=== RECORDS FOR PROCESSING ===
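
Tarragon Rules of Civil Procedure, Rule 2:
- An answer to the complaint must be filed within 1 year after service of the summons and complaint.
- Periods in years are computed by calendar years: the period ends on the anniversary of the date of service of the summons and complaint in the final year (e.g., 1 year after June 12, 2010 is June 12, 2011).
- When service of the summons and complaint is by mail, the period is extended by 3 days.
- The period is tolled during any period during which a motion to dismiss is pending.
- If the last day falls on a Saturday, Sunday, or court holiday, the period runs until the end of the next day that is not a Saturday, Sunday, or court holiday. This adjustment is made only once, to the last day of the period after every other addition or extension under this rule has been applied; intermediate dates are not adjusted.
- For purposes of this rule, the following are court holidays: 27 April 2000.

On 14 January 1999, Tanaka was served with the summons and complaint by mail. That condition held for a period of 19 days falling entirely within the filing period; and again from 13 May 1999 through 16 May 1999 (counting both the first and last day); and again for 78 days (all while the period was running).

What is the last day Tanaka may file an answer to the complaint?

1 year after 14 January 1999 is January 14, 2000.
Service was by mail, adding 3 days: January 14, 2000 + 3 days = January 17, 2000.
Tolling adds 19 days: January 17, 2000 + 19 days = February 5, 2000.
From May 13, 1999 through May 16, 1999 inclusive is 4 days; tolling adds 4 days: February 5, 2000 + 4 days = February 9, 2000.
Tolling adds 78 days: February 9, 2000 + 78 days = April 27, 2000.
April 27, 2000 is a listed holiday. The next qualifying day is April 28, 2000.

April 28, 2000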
===
(EXERCISE PROMPT): In the records, how many lines include the string "within"? The answer is that number alone.

(SOLVED EXERCISE): 2